AIM OF THE TASK: Look for the string "values" in the data below, and copy each line that holds it.

= Beginning of Section =

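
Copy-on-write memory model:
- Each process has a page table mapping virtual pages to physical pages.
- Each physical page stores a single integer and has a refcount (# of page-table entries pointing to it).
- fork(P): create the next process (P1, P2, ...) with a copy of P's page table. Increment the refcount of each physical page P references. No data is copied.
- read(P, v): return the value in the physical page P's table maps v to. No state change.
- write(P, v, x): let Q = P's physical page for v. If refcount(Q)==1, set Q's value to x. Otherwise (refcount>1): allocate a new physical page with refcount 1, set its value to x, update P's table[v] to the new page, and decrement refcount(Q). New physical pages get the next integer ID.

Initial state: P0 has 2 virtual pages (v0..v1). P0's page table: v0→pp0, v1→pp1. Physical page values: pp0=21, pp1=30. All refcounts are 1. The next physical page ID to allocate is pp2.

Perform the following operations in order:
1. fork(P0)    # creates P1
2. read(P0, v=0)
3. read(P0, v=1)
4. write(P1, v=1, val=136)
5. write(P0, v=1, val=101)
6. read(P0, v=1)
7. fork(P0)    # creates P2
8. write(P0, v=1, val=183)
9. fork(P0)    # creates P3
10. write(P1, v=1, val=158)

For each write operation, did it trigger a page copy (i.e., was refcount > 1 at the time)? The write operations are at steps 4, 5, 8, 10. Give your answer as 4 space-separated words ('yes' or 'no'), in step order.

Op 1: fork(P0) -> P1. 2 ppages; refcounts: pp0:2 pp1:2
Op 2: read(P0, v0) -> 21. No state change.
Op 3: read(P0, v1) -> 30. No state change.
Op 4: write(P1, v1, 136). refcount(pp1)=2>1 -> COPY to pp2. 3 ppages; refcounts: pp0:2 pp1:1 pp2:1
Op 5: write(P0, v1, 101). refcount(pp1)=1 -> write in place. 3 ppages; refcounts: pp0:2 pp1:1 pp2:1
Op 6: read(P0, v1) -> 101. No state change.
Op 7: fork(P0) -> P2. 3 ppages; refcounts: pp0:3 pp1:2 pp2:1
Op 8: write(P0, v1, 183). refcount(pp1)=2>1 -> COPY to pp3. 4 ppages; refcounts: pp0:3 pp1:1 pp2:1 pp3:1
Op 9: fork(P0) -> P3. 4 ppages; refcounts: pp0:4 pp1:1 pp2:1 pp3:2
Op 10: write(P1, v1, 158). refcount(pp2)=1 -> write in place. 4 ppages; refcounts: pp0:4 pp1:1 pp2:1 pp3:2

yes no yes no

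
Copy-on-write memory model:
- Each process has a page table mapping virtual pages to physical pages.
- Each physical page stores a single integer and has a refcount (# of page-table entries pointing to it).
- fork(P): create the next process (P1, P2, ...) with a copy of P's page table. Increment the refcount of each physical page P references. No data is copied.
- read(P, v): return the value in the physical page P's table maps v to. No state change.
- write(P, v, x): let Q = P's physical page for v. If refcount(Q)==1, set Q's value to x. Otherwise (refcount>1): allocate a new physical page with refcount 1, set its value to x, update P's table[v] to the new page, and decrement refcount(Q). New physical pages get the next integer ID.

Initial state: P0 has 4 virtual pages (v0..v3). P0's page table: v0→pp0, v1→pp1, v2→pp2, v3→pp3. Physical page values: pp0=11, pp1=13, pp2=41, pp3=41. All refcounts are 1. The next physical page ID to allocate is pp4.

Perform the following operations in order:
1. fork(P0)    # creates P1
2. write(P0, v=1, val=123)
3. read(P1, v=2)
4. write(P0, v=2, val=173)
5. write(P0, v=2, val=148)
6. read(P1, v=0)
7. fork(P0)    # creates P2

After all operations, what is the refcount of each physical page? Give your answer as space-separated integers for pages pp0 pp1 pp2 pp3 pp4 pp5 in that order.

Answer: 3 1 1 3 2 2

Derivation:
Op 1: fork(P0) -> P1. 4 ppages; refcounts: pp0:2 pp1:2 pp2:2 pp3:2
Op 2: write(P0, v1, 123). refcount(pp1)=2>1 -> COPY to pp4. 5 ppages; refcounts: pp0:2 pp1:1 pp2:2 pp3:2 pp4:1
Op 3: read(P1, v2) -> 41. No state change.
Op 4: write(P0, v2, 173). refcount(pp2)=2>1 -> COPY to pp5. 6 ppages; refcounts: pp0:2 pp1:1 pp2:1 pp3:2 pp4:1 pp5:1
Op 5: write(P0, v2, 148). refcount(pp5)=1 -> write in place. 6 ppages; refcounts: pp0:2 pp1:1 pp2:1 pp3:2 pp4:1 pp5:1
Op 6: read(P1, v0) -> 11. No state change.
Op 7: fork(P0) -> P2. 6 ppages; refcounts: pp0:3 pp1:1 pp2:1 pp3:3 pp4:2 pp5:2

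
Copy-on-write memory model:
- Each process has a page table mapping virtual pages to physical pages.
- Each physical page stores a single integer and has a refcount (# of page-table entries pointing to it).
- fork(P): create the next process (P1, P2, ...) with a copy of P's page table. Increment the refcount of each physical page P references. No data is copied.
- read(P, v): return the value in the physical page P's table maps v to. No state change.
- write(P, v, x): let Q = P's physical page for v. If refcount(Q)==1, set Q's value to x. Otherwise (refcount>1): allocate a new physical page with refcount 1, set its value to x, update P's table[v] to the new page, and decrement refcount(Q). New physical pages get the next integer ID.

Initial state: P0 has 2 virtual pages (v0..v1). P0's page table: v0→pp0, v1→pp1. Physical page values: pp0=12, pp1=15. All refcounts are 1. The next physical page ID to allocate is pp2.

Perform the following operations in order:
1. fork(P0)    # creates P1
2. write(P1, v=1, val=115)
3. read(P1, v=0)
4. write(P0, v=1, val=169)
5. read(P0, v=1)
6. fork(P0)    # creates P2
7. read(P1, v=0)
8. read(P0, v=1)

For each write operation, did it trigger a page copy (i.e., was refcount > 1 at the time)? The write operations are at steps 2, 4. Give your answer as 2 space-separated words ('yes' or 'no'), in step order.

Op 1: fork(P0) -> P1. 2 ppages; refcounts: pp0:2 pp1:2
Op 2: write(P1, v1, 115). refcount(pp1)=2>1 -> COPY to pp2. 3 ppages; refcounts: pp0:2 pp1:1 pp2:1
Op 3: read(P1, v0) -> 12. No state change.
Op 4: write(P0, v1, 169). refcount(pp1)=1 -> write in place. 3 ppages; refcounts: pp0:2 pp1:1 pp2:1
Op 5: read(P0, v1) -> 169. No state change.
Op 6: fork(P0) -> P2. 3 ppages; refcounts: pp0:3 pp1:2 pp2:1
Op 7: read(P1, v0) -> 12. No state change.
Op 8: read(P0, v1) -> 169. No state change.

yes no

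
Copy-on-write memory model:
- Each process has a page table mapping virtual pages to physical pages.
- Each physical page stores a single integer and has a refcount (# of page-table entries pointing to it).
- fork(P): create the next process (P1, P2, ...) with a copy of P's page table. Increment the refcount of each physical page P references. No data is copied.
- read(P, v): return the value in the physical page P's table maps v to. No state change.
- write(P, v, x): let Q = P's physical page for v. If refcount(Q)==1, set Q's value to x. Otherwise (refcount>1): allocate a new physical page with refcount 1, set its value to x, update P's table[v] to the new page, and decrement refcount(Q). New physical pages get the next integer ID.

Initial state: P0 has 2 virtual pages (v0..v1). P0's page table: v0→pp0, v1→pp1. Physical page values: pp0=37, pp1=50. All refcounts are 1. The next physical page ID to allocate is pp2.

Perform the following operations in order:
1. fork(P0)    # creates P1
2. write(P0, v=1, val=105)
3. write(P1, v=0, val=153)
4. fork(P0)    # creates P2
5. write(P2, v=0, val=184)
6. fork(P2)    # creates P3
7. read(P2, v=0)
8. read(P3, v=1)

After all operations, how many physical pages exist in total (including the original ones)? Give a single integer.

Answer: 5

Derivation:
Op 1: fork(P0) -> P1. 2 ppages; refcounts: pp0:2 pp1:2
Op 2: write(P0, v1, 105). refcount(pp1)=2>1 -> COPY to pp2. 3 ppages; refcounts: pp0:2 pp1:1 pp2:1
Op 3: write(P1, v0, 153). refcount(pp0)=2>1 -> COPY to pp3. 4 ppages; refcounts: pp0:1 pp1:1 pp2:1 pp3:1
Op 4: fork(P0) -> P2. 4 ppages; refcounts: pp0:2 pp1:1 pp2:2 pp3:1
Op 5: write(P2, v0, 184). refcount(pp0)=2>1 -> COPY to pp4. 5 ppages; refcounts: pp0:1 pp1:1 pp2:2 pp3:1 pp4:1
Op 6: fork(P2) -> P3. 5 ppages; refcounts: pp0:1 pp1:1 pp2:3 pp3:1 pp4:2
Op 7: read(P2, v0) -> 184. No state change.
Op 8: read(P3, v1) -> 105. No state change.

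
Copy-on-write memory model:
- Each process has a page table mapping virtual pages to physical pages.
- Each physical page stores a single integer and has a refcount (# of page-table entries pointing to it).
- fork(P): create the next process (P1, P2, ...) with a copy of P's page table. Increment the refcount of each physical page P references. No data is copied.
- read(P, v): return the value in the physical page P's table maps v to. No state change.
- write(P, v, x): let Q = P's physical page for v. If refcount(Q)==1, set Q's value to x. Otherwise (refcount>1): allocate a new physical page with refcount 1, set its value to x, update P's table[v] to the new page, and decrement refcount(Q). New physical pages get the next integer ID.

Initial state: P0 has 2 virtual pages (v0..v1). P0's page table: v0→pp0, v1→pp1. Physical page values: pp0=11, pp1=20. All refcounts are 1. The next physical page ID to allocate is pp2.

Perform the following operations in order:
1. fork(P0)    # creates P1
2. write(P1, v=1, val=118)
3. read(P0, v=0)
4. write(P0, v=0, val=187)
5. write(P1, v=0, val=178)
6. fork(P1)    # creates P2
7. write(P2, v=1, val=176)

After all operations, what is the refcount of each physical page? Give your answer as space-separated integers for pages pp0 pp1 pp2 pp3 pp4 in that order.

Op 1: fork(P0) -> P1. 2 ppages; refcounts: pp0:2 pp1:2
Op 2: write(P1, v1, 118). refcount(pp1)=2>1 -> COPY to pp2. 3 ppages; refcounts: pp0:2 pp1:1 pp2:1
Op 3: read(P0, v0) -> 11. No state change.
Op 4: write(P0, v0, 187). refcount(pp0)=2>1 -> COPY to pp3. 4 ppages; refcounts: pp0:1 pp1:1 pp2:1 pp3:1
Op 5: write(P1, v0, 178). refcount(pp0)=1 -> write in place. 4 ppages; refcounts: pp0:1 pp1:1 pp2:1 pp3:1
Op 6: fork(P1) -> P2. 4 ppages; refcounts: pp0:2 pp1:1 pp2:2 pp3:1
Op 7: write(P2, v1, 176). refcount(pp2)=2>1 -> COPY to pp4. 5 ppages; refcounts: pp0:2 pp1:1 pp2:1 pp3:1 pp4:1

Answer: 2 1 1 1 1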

= End of Section =
= Beginning of Section =

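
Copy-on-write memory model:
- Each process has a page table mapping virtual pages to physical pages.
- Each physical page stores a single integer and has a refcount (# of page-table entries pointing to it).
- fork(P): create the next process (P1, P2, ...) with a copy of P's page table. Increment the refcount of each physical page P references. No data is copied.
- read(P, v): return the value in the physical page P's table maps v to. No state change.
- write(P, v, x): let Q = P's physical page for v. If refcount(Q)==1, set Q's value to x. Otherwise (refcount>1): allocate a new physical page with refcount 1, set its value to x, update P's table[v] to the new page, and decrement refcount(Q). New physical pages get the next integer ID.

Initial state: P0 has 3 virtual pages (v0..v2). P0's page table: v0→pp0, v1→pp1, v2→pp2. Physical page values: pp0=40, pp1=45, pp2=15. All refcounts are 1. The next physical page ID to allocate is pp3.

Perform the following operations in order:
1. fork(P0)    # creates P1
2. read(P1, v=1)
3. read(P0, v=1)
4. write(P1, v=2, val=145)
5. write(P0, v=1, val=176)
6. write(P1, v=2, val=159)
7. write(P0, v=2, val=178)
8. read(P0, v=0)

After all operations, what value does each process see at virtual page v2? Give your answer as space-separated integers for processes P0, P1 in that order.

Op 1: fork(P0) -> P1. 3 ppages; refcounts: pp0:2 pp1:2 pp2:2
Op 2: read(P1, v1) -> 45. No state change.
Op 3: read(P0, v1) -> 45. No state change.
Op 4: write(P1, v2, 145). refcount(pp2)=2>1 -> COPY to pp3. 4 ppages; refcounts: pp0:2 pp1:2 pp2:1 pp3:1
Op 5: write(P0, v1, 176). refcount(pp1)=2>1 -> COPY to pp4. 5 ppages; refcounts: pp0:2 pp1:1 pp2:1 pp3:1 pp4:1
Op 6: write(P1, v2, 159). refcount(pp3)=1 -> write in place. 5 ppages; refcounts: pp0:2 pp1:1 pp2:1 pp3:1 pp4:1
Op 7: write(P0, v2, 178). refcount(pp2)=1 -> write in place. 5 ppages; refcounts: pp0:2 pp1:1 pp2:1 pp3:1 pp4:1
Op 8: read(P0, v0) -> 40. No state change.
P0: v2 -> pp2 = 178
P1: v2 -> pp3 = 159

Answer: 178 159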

= End of Section =

TASK SOLUTION:
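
Initial state: P0 has 2 virtual pages (v0..v1). P0's page table: v0→pp0, v1→pp1. Physical page values: pp0=21, pp1=30. All refcounts are 1. The next physical page ID to allocate is pp2.
Initial state: P0 has 4 virtual pages (v0..v3). P0's page table: v0→pp0, v1→pp1, v2→pp2, v3→pp3. Physical page values: pp0=11, pp1=13, pp2=41, pp3=41. All refcounts are 1. The next physical page ID to allocate is pp4.
Initial state: P0 has 2 virtual pages (v0..v1). P0's page table: v0→pp0, v1→pp1. Physical page values: pp0=12, pp1=15. All refcounts are 1. The next physical page ID to allocate is pp2.
Initial state: P0 has 2 virtual pages (v0..v1). P0's page table: v0→pp0, v1→pp1. Physical page values: pp0=37, pp1=50. All refcounts are 1. The next physical page ID to allocate is pp2.
Initial state: P0 has 2 virtual pages (v0..v1). P0's page table: v0→pp0, v1→pp1. Physical page values: pp0=11, pp1=20. All refcounts are 1. The next physical page ID to allocate is pp2.
Initial state: P0 has 3 virtual pages (v0..v2). P0's page table: v0→pp0, v1→pp1, v2→pp2. Physical page values: pp0=40, pp1=45, pp2=15. All refcounts are 1. The next physical page ID to allocate is pp3.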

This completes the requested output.